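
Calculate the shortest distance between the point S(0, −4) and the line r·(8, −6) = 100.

38/5

The normal to the line is n = (8, −6) with |n| = 10.
|n·S − 100| = |24 − 100| = 76, so the distance is 76/10 = 38/5.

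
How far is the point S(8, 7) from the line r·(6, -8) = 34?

21/5

d = |6·8 + (-8)·7 − 34| / √(36 + 64) = |-42|/10 = 21/5.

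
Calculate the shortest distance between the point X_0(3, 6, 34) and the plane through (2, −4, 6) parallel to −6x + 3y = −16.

Parallel planes share the normal n = (−6, 3, 0); since (2, −4, 6) lies on the plane, its equation is −6x + 3y = -24.
n = (−6, 3, 0); n·P − (-24) = 24; |n| = 3√5; distance = 24/(3√5) = 8/√5.

8√5/5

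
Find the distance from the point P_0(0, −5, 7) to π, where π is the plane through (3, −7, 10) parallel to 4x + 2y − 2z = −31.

Parallel planes share the normal n = (4, 2, −2); since (3, −7, 10) lies on the plane, its equation is 4x + 2y − 2z = -22.
Then n·(0, −5, 7) − (−22) = −2.
|n| = √(16 + 4 + 4) = 2√6, so the distance is |-2|/(2√6) = 1/√6.

1/√6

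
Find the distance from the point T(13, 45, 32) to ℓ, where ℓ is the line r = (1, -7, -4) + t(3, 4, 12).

Direction vector d = (3, 4, 12).
AP = (12, 52, 36), and AP × d = (480, -36, -108).
|AP × d|² = 243360 and |d|² = 169, so the distance is √(243360/169) = √1440 = 12√10.

12√10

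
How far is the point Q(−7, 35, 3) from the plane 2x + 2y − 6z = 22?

8/√11

n = (2, 2, −6); n·P − 22 = 16; |n| = 2√11; distance = 16/(2√11) = 8/√11.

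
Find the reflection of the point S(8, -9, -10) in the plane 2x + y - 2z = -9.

With n = (2, 1, -2), the signed offset is (n·S − (-9))/|n|² = 36/9 = 4.
S' = S − 2t·n = (8, -9, -10) − 8·(2, 1, -2) = (-8, -17, 6).

(-8, -17, 6)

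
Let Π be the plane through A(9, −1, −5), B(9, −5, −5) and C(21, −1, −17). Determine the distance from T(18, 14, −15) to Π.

√2/2

AB = (0, −4, 0) and AC = (12, 0, −12), so a normal is n = AB × AC = (48, 0, 48).
Then n·(18, 14, −15) − 192 = −48.
|n| = √(2304 + 0 + 2304) = 48√2, so the distance is |-48|/(48√2) = 1/√2.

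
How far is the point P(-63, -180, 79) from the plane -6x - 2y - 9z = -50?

d = |(-6)·(-63) + (-2)·(-180) + (-9)·79 − (-50)| / √(36 + 4 + 81) = |77| / 11 = 7.

7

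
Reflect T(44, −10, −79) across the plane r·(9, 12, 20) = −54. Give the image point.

(80, 38, 1)

n = (9, 12, 20), |n|² = 625, n·T − (-54) = -1250, so t = -1250/625 = -2.
Foot F = T − (-2)·n = (62, 14, −39); the reflection is 2F − T = (80, 38, 1).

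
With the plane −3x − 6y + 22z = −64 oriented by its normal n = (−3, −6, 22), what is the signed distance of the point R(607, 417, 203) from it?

n·R − (-64) = 207.
|n| = 23, so the signed distance is 207/23 = 9.

9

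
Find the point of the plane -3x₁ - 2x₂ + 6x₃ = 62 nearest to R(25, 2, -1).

(16, -4, 17)

The perpendicular from R has direction n = (-3, -2, 6): r = (25, 2, -1) + μ(-3, -2, 6).
Substitute into the plane: n·(R + μn) = 62 gives -85 + 49μ = 62, so μ = 3.
Foot = (25, 2, -1) + 3·(-3, -2, 6) = (16, -4, 17).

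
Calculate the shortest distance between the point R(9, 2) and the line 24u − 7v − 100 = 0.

The normal to the line is n = (24, −7) with |n| = 25.
|n·R − 100| = |202 − 100| = 102, so the distance is 102/25.

102/25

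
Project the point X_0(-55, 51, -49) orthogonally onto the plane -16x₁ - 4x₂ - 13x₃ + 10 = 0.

The perpendicular from X_0 has direction n = (-16, -4, -13): r = (-55, 51, -49) + μ(-16, -4, -13).
Substitute into the plane: n·(X_0 + μn) = -10 gives 1313 + 441μ = -10, so μ = -3.
Foot = (-55, 51, -49) + (-3)·(-16, -4, -13) = (-7, 63, -10).

(-7, 63, -10)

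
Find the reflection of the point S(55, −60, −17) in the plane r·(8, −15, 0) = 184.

n = (8, −15, 0), |n|² = 289, n·S − 184 = 1156, so t = 1156/289 = 4.
Foot F = S − 4·n = (23, 0, −17); the reflection is 2F − S = (−9, 60, −17).

(-9, 60, -17)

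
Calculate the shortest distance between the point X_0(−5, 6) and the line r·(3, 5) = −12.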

Exercise instructions: From start to finish, retype the records above with complete accuracy.

Answer section:
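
Calculate the shortest distance between the point S(0, −4) and the line r·(8, −6) = 100.

38/5

The normal to the line is n = (8, −6) with |n| = 10.
|n·S − 100| = |24 − 100| = 76, so the distance is 76/10 = 38/5.

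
How far is the point S(8, 7) from the line r·(6, -8) = 34?

21/5

d = |6·8 + (-8)·7 − 34| / √(36 + 64) = |-42|/10 = 21/5.

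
Calculate the shortest distance between the point X_0(3, 6, 34) and the plane through (2, −4, 6) parallel to −6x + 3y = −16.

Parallel planes share the normal n = (−6, 3, 0); since (2, −4, 6) lies on the plane, its equation is −6x + 3y = -24.
n = (−6, 3, 0); n·P − (-24) = 24; |n| = 3√5; distance = 24/(3√5) = 8/√5.

8√5/5

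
Find the distance from the point P_0(0, −5, 7) to π, where π is the plane through (3, −7, 10) parallel to 4x + 2y − 2z = −31.

Parallel planes share the normal n = (4, 2, −2); since (3, −7, 10) lies on the plane, its equation is 4x + 2y − 2z = -22.
Then n·(0, −5, 7) − (−22) = −2.
|n| = √(16 + 4 + 4) = 2√6, so the distance is |-2|/(2√6) = 1/√6.

1/√6

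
Find the distance from the point T(13, 45, 32) to ℓ, where ℓ is the line r = (1, -7, -4) + t(3, 4, 12).

Direction vector d = (3, 4, 12).
AP = (12, 52, 36), and AP × d = (480, -36, -108).
|AP × d|² = 243360 and |d|² = 169, so the distance is √(243360/169) = √1440 = 12√10.

12√10

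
How far is the point Q(−7, 35, 3) from the plane 2x + 2y − 6z = 22?

8/√11

n = (2, 2, −6); n·P − 22 = 16; |n| = 2√11; distance = 16/(2√11) = 8/√11.

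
Find the reflection of the point S(8, -9, -10) in the plane 2x + y - 2z = -9.

With n = (2, 1, -2), the signed offset is (n·S − (-9))/|n|² = 36/9 = 4.
S' = S − 2t·n = (8, -9, -10) − 8·(2, 1, -2) = (-8, -17, 6).

(-8, -17, 6)

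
Let Π be the plane through A(9, −1, −5), B(9, −5, −5) and C(21, −1, −17). Determine the distance from T(18, 14, −15) to Π.

√2/2

AB = (0, −4, 0) and AC = (12, 0, −12), so a normal is n = AB × AC = (48, 0, 48).
Then n·(18, 14, −15) − 192 = −48.
|n| = √(2304 + 0 + 2304) = 48√2, so the distance is |-48|/(48√2) = 1/√2.

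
How far is the point P(-63, -180, 79) from the plane -6x - 2y - 9z = -50?

d = |(-6)·(-63) + (-2)·(-180) + (-9)·79 − (-50)| / √(36 + 4 + 81) = |77| / 11 = 7.

7

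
Reflect T(44, −10, −79) across the plane r·(9, 12, 20) = −54. Give the image point.

(80, 38, 1)

n = (9, 12, 20), |n|² = 625, n·T − (-54) = -1250, so t = -1250/625 = -2.
Foot F = T − (-2)·n = (62, 14, −39); the reflection is 2F − T = (80, 38, 1).

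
With the plane −3x − 6y + 22z = −64 oriented by its normal n = (−3, −6, 22), what is the signed distance of the point R(607, 417, 203) from it?

n·R − (-64) = 207.
|n| = 23, so the signed distance is 207/23 = 9.

9

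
Find the point of the plane -3x₁ - 2x₂ + 6x₃ = 62 nearest to R(25, 2, -1).

(16, -4, 17)

The perpendicular from R has direction n = (-3, -2, 6): r = (25, 2, -1) + μ(-3, -2, 6).
Substitute into the plane: n·(R + μn) = 62 gives -85 + 49μ = 62, so μ = 3.
Foot = (25, 2, -1) + 3·(-3, -2, 6) = (16, -4, 17).

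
Calculate the shortest distance between the point R(9, 2) and the line 24u − 7v − 100 = 0.

The normal to the line is n = (24, −7) with |n| = 25.
|n·R − 100| = |202 − 100| = 102, so the distance is 102/25.

102/25

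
Project the point X_0(-55, 51, -49) orthogonally onto the plane -16x₁ - 4x₂ - 13x₃ + 10 = 0.

The perpendicular from X_0 has direction n = (-16, -4, -13): r = (-55, 51, -49) + μ(-16, -4, -13).
Substitute into the plane: n·(X_0 + μn) = -10 gives 1313 + 441μ = -10, so μ = -3.
Foot = (-55, 51, -49) + (-3)·(-16, -4, -13) = (-7, 63, -10).

(-7, 63, -10)

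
Find the reflection of the point S(55, −60, −17) in the plane r·(8, −15, 0) = 184.

n = (8, −15, 0), |n|² = 289, n·S − 184 = 1156, so t = 1156/289 = 4.
Foot F = S − 4·n = (23, 0, −17); the reflection is 2F − S = (−9, 60, −17).

(-9, 60, -17)

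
Calculate the shortest distance between the point X_0(−5, 6) and the line r·(3, 5) = −12.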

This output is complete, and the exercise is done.